_Task item_
Only reproduce the lines from the line containing "Oakhurst Ltd paid" onward, exactly, through the final line of the data below.

__________

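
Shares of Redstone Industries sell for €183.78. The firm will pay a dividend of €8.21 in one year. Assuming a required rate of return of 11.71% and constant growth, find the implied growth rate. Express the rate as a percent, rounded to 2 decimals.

7.24%

From P₀ = D₁/(r − g), the implied growth is g = r − D₁/P₀.
g = 0.1171 − 8.21/183.78 = 0.1171 − 0.04467 = 0.07243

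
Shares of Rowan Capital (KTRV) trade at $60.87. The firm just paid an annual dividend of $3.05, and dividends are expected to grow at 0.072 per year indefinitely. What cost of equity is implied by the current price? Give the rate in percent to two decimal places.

Rearranging the constant-growth DDM: r = D₁/P₀ + g.
D₁ = 3.05 × (1 + 0.072) = 3.2696.
r = 3.2696 / 60.87 + 0.072 = 0.05371 + 0.072 = 0.12571

12.57%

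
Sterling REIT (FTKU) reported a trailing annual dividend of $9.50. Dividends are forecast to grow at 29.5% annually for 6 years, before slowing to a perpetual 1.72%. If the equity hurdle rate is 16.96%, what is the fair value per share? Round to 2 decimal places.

$199.47

Two-stage DDM. Project D₁…D_6 at 0.295, terminal growth 0.0172, discount at r = 0.1696.
D_1 = 12.3025
D_2 = 15.9317
D_3 = 20.6316
D_4 = 26.7179
D_5 = 34.5997
D_6 = 44.8066
Terminal value at t=6: TV = D_7/(r−g) = 45.5773/(0.1696−0.0172) = 299.0636
P₀ = 12.3025/(1+0.1696)^1 + 15.9317/(1+0.1696)^2 + 20.6316/(1+0.1696)^3 + 26.7179/(1+0.1696)^4 + 34.5997/(1+0.1696)^5 + 44.8066/(1+0.1696)^6 + 299.0636/(1+0.1696)^6 = 199.4749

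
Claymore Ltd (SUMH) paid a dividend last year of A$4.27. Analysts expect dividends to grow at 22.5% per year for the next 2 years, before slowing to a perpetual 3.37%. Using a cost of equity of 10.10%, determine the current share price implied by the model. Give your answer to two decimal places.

A$91.23

Two-stage DDM. Project D₁…D_2 at 0.225, terminal growth 0.0337, discount at r = 0.101.
D_1 = 5.2307
D_2 = 6.4077
Terminal value at t=2: TV = D_3/(r−g) = 6.6236/(0.101−0.0337) = 98.4191
P₀ = 5.2307/(1+0.101)^1 + 6.4077/(1+0.101)^2 + 98.4191/(1+0.101)^2 = 91.2273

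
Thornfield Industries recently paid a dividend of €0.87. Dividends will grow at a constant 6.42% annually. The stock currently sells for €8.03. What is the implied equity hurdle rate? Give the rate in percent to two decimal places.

Rearranging the constant-growth DDM: r = D₁/P₀ + g.
D₁ = 0.87 × (1 + 0.0642) = 0.9259.
r = 0.9259 / 8.03 + 0.0642 = 0.11530 + 0.0642 = 0.17950

17.95%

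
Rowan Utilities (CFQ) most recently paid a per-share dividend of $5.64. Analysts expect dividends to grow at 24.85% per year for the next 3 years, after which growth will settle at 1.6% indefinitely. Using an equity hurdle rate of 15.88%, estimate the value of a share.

Two-stage DDM. Project D₁…D_3 at 0.2485, terminal growth 0.016, discount at r = 0.1588.
D_1 = 7.0415
D_2 = 8.7914
D_3 = 10.9760
Terminal value at t=3: TV = D_4/(r−g) = 11.1516/(0.1588−0.016) = 78.0927
P₀ = 7.0415/(1+0.1588)^1 + 8.7914/(1+0.1588)^2 + 10.9760/(1+0.1588)^3 + 78.0927/(1+0.1588)^3 = 69.8635

$69.86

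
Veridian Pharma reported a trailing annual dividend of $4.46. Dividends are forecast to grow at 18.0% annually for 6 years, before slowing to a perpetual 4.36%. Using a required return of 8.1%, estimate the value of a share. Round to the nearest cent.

$247.31

Two-stage DDM. Project D₁…D_6 at 0.18, terminal growth 0.0436, discount at r = 0.081.
D_1 = 5.2628
D_2 = 6.2101
D_3 = 7.3279
D_4 = 8.6469
D_5 = 10.2034
D_6 = 12.0400
Terminal value at t=6: TV = D_7/(r−g) = 12.5650/(0.081−0.0436) = 335.9614
P₀ = 5.2628/(1+0.081)^1 + 6.2101/(1+0.081)^2 + 7.3279/(1+0.081)^3 + 8.6469/(1+0.081)^4 + 10.2034/(1+0.081)^5 + 12.0400/(1+0.081)^6 + 335.9614/(1+0.081)^6 = 247.3138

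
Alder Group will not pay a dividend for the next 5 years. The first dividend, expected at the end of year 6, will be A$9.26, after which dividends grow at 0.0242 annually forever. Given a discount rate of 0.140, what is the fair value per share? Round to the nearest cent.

A$41.53

Deferred-dividend DDM. At t=5 the remaining stream is a growing perpetuity with first payment D_6 = 9.26.
V_5 = D_6/(r−g) = 9.26/(0.14−0.0242) = 79.9655
P₀ = V_5/(1+r)^5 = 79.9655/(1+0.14)^5 = 41.5316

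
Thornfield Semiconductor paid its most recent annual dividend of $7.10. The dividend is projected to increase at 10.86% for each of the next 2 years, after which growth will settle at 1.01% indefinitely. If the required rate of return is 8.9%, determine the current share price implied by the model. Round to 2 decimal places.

Two-stage DDM. Project D₁…D_2 at 0.1086, terminal growth 0.0101, discount at r = 0.089.
D_1 = 7.8711
D_2 = 8.7259
Terminal value at t=2: TV = D_3/(r−g) = 8.8140/(0.089−0.0101) = 111.7109
P₀ = 7.8711/(1+0.089)^1 + 8.7259/(1+0.089)^2 + 111.7109/(1+0.089)^2 = 108.7832

$108.78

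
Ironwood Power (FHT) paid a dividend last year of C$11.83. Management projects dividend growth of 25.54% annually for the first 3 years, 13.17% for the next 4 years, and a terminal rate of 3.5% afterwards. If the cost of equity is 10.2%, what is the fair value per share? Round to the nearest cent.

Three-stage DDM. Project D₁…D_7; terminal Gordon value at t=7 with g = 0.035; discount at r = 0.102.
D_1 = 14.8514
D_2 = 18.6444
D_3 = 23.4062
D_4 = 26.4888
D_5 = 29.9774
D_6 = 33.9254
D_7 = 38.3934
TV_7 = 39.7372/(0.102−0.035) = 593.0918
P₀ = Σ Dₜ/(1+r)ᵗ + TV_7/(1+r)^7 = 421.6256

C$421.63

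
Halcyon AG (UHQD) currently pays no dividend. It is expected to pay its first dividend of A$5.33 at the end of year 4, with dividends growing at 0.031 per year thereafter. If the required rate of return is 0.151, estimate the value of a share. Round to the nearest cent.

A$29.13

Deferred-dividend DDM. At t=3 the remaining stream is a growing perpetuity with first payment D_4 = 5.33.
V_3 = D_4/(r−g) = 5.33/(0.151−0.031) = 44.4167
P₀ = V_3/(1+r)^3 = 44.4167/(1+0.151)^3 = 29.1286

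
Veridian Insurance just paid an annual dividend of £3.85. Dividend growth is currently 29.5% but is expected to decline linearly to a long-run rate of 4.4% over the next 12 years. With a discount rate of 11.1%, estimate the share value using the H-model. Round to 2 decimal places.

H-model: P₀ = D₀[(1+g_L) + H(g_S−g_L)]/(r−g_L), with H = 12/2 = 6.
P₀ = 3.85 × [(1+0.044) + 6×(0.295−0.044)] / (0.111−0.044)
   = 3.85 × 2.5500 / 0.067 = 146.5299

£146.53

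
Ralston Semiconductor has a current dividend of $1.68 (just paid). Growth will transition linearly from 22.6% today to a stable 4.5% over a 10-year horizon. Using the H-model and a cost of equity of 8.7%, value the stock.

H-model: P₀ = D₀[(1+g_L) + H(g_S−g_L)]/(r−g_L), with H = 10/2 = 5.
P₀ = 1.68 × [(1+0.045) + 5×(0.226−0.045)] / (0.087−0.045)
   = 1.68 × 1.9500 / 0.042 = 78.0000

$78.00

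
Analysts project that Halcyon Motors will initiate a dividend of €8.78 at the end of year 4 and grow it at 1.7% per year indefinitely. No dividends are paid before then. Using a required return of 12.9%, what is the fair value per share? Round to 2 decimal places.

€54.47

Deferred-dividend DDM. At t=3 the remaining stream is a growing perpetuity with first payment D_4 = 8.78.
V_3 = D_4/(r−g) = 8.78/(0.129−0.017) = 78.3929
P₀ = V_3/(1+r)^3 = 78.3929/(1+0.129)^3 = 54.4747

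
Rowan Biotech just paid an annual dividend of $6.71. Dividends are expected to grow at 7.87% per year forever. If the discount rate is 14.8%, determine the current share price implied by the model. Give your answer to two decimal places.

$104.45

Gordon growth model: P₀ = D₁/(r − g). D₁ = 6.71 × (1 + 0.0787) = 7.2381.
P₀ = 7.2381 / (0.148 − 0.0787) = 7.2381 / 0.0693 = 104.4456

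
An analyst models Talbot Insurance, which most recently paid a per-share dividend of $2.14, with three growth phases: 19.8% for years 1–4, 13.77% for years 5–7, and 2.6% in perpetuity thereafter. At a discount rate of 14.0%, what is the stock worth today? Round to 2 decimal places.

Three-stage DDM. Project D₁…D_7; terminal Gordon value at t=7 with g = 0.026; discount at r = 0.14.
D_1 = 2.5637
D_2 = 3.0713
D_3 = 3.6795
D_4 = 4.4080
D_5 = 5.0150
D_6 = 5.7055
D_7 = 6.4912
TV_7 = 6.6600/(0.14−0.026) = 58.4207
P₀ = Σ Dₜ/(1+r)ᵗ + TV_7/(1+r)^7 = 40.8508

$40.85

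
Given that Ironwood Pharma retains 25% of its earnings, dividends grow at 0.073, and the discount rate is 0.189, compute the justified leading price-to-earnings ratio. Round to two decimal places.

6.47

Payout ratio b = 1 − 0.25 = 0.75.
Justified leading P/E = b/(r−g) = 0.75/(0.189−0.073) = 6.4655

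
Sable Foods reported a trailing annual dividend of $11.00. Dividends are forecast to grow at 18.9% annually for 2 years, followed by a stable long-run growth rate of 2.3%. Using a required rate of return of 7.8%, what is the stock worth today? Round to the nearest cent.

Two-stage DDM. Project D₁…D_2 at 0.189, terminal growth 0.023, discount at r = 0.078.
D_1 = 13.0790
D_2 = 15.5509
Terminal value at t=2: TV = D_3/(r−g) = 15.9086/(0.078−0.023) = 289.2473
P₀ = 13.0790/(1+0.078)^1 + 15.5509/(1+0.078)^2 + 289.2473/(1+0.078)^2 = 274.4186

$274.42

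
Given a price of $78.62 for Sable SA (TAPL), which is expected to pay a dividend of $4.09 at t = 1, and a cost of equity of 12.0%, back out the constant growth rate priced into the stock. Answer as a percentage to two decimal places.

6.80%

From P₀ = D₁/(r − g), the implied growth is g = r − D₁/P₀.
g = 0.12 − 4.09/78.62 = 0.12 − 0.05202 = 0.06798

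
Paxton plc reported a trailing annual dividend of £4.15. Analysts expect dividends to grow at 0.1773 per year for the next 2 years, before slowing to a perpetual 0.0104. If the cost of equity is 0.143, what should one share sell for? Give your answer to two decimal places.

Two-stage DDM. Project D₁…D_2 at 0.1773, terminal growth 0.0104, discount at r = 0.143.
D_1 = 4.8858
D_2 = 5.7520
Terminal value at t=2: TV = D_3/(r−g) = 5.8119/(0.143−0.0104) = 43.8301
P₀ = 4.8858/(1+0.143)^1 + 5.7520/(1+0.143)^2 + 43.8301/(1+0.143)^2 = 42.2264

£42.23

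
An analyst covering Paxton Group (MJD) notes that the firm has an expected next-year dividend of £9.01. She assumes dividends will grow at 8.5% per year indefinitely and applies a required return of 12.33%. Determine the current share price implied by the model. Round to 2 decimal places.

£235.25

Gordon growth model: P₀ = D₁/(r − g), with D₁ = 9.01 given directly.
P₀ = 9.0100 / (0.1233 − 0.085) = 9.0100 / 0.0383 = 235.2480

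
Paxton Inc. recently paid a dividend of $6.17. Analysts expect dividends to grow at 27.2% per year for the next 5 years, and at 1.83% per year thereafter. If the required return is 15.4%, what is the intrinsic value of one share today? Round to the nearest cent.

Two-stage DDM. Project D₁…D_5 at 0.272, terminal growth 0.0183, discount at r = 0.154.
D_1 = 7.8482
D_2 = 9.9830
D_3 = 12.6983
D_4 = 16.1523
D_5 = 20.5457
Terminal value at t=5: TV = D_6/(r−g) = 20.9217/(0.154−0.0183) = 154.1759
P₀ = 7.8482/(1+0.154)^1 + 9.9830/(1+0.154)^2 + 12.6983/(1+0.154)^3 + 16.1523/(1+0.154)^4 + 20.5457/(1+0.154)^5 + 154.1759/(1+0.154)^5 = 117.0402

$117.04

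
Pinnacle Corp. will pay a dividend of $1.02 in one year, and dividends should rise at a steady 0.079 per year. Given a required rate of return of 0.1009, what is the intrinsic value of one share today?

Gordon growth model: P₀ = D₁/(r − g), with D₁ = 1.02 given directly.
P₀ = 1.0200 / (0.1009 − 0.079) = 1.0200 / 0.0219 = 46.5753

$46.58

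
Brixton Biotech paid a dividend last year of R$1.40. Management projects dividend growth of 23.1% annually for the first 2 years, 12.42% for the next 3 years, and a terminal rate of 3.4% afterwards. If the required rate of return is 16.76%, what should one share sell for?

R$18.11

Three-stage DDM. Project D₁…D_5; terminal Gordon value at t=5 with g = 0.034; discount at r = 0.1676.
D_1 = 1.7234
D_2 = 2.1215
D_3 = 2.3850
D_4 = 2.6812
D_5 = 3.0142
TV_5 = 3.1167/(0.1676−0.034) = 23.3286
P₀ = Σ Dₜ/(1+r)ᵗ + TV_5/(1+r)^5 = 18.1124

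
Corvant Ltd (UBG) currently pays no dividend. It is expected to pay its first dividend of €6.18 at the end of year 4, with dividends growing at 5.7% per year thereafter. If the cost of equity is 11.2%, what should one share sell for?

€81.72

Deferred-dividend DDM. At t=3 the remaining stream is a growing perpetuity with first payment D_4 = 6.18.
V_3 = D_4/(r−g) = 6.18/(0.112−0.057) = 112.3636
P₀ = V_3/(1+r)^3 = 112.3636/(1+0.112)^3 = 81.7168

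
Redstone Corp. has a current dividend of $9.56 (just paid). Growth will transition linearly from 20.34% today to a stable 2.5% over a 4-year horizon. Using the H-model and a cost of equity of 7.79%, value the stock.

H-model: P₀ = D₀[(1+g_L) + H(g_S−g_L)]/(r−g_L), with H = 4/2 = 2.
P₀ = 9.56 × [(1+0.025) + 2×(0.2034−0.025)] / (0.0779−0.025)
   = 9.56 × 1.3818 / 0.0529 = 249.7166

$249.72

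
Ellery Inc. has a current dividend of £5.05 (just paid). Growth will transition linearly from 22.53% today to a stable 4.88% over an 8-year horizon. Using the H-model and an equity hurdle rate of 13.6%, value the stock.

H-model: P₀ = D₀[(1+g_L) + H(g_S−g_L)]/(r−g_L), with H = 8/2 = 4.
P₀ = 5.05 × [(1+0.0488) + 4×(0.2253−0.0488)] / (0.136−0.0488)
   = 5.05 × 1.7548 / 0.0872 = 101.6255

£101.63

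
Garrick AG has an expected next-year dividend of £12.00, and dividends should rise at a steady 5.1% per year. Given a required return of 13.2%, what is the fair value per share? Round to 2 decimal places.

£148.15

Gordon growth model: P₀ = D₁/(r − g), with D₁ = 12.00 given directly.
P₀ = 12.0000 / (0.132 − 0.051) = 12.0000 / 0.081 = 148.1481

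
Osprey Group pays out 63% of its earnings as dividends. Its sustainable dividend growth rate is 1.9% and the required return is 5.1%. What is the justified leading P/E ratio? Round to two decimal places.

Justified leading P/E = b/(r−g) = 0.63/(0.051−0.019) = 19.6875

19.69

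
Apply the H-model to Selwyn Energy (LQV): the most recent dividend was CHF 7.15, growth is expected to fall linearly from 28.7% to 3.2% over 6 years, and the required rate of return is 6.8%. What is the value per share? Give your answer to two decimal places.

CHF 356.90

H-model: P₀ = D₀[(1+g_L) + H(g_S−g_L)]/(r−g_L), with H = 6/2 = 3.
P₀ = 7.15 × [(1+0.032) + 3×(0.287−0.032)] / (0.068−0.032)
   = 7.15 × 1.7970 / 0.036 = 356.9042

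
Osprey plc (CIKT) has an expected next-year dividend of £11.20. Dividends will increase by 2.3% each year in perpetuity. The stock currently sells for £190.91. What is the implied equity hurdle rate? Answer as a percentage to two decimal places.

8.17%

Rearranging the constant-growth DDM: r = D₁/P₀ + g.
r = 11.2000 / 190.91 + 0.023 = 0.05867 + 0.023 = 0.08167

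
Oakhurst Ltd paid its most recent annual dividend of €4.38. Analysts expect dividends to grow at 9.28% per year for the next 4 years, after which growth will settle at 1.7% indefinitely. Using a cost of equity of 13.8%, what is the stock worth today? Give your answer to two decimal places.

Two-stage DDM. Project D₁…D_4 at 0.0928, terminal growth 0.017, discount at r = 0.138.
D_1 = 4.7865
D_2 = 5.2306
D_3 = 5.7161
D_4 = 6.2465
Terminal value at t=4: TV = D_5/(r−g) = 6.3527/(0.138−0.017) = 52.5016
P₀ = 4.7865/(1+0.138)^1 + 5.2306/(1+0.138)^2 + 5.7161/(1+0.138)^3 + 6.2465/(1+0.138)^4 + 52.5016/(1+0.138)^4 = 47.1523

€47.15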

__________

_Answer to this problem_
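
Oakhurst Ltd paid its most recent annual dividend of €4.38. Analysts expect dividends to grow at 9.28% per year for the next 4 years, after which growth will settle at 1.7% indefinitely. Using a cost of equity of 13.8%, what is the stock worth today? Give your answer to two decimal places.

Two-stage DDM. Project D₁…D_4 at 0.0928, terminal growth 0.017, discount at r = 0.138.
D_1 = 4.7865
D_2 = 5.2306
D_3 = 5.7161
D_4 = 6.2465
Terminal value at t=4: TV = D_5/(r−g) = 6.3527/(0.138−0.017) = 52.5016
P₀ = 4.7865/(1+0.138)^1 + 5.2306/(1+0.138)^2 + 5.7161/(1+0.138)^3 + 6.2465/(1+0.138)^4 + 52.5016/(1+0.138)^4 = 47.1523

€47.15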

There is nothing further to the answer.